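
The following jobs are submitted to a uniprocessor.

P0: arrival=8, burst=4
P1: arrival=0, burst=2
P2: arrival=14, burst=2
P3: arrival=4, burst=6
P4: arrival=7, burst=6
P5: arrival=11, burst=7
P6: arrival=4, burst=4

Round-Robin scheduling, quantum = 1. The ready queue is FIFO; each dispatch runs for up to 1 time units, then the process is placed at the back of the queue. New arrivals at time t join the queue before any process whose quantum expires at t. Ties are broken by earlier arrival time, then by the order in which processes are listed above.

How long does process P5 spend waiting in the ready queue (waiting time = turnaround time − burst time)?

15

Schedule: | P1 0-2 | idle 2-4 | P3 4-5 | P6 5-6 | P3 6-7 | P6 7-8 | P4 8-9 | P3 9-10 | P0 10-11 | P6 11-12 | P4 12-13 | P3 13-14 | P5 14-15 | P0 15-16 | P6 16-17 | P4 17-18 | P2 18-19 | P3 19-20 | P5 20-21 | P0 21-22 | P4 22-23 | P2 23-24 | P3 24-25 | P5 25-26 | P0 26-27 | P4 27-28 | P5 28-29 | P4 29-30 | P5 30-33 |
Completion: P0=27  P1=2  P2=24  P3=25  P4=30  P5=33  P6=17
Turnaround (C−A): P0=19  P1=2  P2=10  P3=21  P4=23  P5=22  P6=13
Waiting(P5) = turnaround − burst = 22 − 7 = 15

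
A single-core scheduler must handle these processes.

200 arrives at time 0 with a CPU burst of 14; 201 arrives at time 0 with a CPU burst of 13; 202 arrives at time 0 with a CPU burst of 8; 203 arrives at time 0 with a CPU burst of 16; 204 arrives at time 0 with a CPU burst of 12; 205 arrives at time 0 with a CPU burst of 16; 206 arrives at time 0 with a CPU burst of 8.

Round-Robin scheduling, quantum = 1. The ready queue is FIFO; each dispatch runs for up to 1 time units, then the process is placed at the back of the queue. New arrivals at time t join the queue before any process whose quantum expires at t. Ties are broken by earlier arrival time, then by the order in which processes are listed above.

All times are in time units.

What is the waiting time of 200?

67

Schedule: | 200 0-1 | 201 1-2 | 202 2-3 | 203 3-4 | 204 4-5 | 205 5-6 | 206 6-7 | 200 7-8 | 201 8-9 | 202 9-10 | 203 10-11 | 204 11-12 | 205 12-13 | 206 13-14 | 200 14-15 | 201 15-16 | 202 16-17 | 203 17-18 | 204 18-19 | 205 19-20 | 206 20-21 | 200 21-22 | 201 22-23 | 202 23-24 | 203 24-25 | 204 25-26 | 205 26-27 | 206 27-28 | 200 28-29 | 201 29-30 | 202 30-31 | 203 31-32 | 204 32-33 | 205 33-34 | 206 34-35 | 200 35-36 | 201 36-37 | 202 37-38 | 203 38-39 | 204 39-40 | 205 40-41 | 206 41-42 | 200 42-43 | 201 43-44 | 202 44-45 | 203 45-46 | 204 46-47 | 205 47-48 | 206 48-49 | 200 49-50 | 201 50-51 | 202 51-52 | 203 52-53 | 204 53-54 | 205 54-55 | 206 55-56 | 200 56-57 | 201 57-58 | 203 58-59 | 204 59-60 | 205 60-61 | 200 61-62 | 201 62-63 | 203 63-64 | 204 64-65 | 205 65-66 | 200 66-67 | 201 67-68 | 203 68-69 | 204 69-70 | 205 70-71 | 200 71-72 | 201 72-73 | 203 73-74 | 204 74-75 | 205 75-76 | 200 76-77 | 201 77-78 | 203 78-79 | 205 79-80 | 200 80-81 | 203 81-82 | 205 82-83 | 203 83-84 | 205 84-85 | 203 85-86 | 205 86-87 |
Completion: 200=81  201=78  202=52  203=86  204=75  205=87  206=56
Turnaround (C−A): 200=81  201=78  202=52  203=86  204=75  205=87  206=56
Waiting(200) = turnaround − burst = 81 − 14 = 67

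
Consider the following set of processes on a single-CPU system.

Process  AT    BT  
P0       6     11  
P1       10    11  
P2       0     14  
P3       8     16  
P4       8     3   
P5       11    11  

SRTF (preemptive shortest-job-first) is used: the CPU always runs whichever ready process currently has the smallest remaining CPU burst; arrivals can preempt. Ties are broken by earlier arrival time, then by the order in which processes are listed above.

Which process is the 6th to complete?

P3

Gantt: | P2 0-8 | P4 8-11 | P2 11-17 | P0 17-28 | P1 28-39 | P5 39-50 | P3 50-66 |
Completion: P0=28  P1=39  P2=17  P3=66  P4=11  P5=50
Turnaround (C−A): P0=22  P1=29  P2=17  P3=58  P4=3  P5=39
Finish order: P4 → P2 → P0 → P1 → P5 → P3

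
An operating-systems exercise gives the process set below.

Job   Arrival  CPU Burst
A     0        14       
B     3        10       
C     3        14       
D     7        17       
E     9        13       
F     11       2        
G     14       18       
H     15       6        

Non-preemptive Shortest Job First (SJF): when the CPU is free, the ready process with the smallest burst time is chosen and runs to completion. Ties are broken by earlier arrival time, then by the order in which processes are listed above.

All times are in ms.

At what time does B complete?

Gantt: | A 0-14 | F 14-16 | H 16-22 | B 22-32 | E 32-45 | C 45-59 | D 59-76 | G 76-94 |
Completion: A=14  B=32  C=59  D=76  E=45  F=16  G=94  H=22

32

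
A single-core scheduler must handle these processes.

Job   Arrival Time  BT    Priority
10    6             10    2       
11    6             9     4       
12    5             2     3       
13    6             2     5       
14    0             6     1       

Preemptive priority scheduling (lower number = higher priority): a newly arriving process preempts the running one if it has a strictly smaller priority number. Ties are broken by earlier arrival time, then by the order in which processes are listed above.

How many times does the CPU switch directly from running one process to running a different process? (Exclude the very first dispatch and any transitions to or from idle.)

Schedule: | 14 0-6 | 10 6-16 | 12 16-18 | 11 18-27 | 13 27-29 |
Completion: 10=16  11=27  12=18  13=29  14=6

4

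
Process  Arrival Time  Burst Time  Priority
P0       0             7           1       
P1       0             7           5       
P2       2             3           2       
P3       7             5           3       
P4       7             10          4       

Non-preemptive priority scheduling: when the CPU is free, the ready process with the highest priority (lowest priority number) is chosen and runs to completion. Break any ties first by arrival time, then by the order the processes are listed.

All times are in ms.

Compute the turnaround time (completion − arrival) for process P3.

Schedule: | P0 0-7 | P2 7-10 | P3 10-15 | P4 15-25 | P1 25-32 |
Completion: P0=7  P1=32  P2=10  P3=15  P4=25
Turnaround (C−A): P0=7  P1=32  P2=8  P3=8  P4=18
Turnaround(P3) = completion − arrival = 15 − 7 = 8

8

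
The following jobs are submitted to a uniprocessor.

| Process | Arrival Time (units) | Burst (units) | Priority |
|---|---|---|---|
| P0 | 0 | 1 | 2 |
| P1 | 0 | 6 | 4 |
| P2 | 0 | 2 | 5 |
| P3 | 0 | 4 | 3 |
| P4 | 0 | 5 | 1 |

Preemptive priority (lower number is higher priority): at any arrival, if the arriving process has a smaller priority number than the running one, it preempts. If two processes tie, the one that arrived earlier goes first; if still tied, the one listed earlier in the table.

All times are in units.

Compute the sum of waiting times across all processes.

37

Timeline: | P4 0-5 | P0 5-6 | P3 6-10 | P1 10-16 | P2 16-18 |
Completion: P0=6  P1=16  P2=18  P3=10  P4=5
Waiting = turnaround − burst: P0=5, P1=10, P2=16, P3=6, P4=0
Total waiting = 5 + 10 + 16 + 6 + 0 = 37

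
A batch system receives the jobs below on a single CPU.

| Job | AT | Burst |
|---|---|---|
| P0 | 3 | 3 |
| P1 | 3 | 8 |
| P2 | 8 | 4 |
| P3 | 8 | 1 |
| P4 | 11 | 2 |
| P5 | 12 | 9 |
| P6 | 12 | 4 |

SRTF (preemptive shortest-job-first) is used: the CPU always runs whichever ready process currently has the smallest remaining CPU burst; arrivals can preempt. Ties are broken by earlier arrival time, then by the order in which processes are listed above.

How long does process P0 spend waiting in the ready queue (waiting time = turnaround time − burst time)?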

====

The lines from the one containing "(units) | Priority |" through the last line of the records are the answer; set them down exactly and add nothing.

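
| Process | Arrival Time (units) | Burst (units) | Priority |
|---|---|---|---|
| P0 | 0 | 1 | 2 |
| P1 | 0 | 6 | 4 |
| P2 | 0 | 2 | 5 |
| P3 | 0 | 4 | 3 |
| P4 | 0 | 5 | 1 |

Preemptive priority (lower number is higher priority): at any arrival, if the arriving process has a smaller priority number than the running one, it preempts. If two processes tie, the one that arrived earlier goes first; if still tied, the one listed earlier in the table.

All times are in units.

Compute the sum of waiting times across all processes.

37

Timeline: | P4 0-5 | P0 5-6 | P3 6-10 | P1 10-16 | P2 16-18 |
Completion: P0=6  P1=16  P2=18  P3=10  P4=5
Waiting = turnaround − burst: P0=5, P1=10, P2=16, P3=6, P4=0
Total waiting = 5 + 10 + 16 + 6 + 0 = 37

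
A batch system receives the jobs below on a single CPU.

| Job | AT | Burst |
|---|---|---|
| P0 | 3 | 3 |
| P1 | 3 | 8 |
| P2 | 8 | 4 |
| P3 | 8 | 1 |
| P4 | 11 | 2 |
| P5 | 12 | 9 |
| P6 | 12 | 4 |

SRTF (preemptive shortest-job-first) is used: the CPU always runs whichever ready process currently has the smallest remaining CPU burst; arrivals can preempt. Ties are broken by earlier arrival time, then by the order in which processes are listed above.

How long does process P0 spend waiting in the ready queue (waiting time = turnaround time − burst time)?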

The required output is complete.